--- Records shown Enclosed Below ---

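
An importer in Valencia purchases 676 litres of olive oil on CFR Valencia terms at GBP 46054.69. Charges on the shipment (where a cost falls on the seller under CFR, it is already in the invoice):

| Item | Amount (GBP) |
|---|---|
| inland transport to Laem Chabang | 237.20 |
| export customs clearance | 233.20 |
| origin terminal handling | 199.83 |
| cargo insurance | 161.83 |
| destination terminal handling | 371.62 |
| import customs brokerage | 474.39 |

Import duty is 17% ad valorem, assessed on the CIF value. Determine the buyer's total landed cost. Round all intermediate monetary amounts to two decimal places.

CFR: the seller pays costs through ocean freight to the destination port, but not insurance.
Already in the invoice (seller's account under CFR): inland to port, export clearance, origin terminal — exclude.
CIF value = CFR price + insurance = 46054.69 + 161.83 = 46216.52
Import duty = 46216.52 × 17% = 7856.81
Buyer bears: insurance 161.83 + destination terminal 371.62 + brokerage 474.39 + duty 7856.81 = 8864.65
Landed cost = invoice 46054.69 + 8864.65 = 54919.34

Total landed cost: GBP 54919.34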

--- End of Enclosed Records shown ---

Exercise = Exactly reproduce all of the entries above.

Written solution =
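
An importer in Valencia purchases 676 litres of olive oil on CFR Valencia terms at GBP 46054.69. Charges on the shipment (where a cost falls on the seller under CFR, it is already in the invoice):

| Item | Amount (GBP) |
|---|---|
| inland transport to Laem Chabang | 237.20 |
| export customs clearance | 233.20 |
| origin terminal handling | 199.83 |
| cargo insurance | 161.83 |
| destination terminal handling | 371.62 |
| import customs brokerage | 474.39 |

Import duty is 17% ad valorem, assessed on the CIF value. Determine the buyer's total landed cost. Round all intermediate monetary amounts to two decimal places.

CFR: the seller pays costs through ocean freight to the destination port, but not insurance.
Already in the invoice (seller's account under CFR): inland to port, export clearance, origin terminal — exclude.
CIF value = CFR price + insurance = 46054.69 + 161.83 = 46216.52
Import duty = 46216.52 × 17% = 7856.81
Buyer bears: insurance 161.83 + destination terminal 371.62 + brokerage 474.39 + duty 7856.81 = 8864.65
Landed cost = invoice 46054.69 + 8864.65 = 54919.34

Total landed cost: GBP 54919.34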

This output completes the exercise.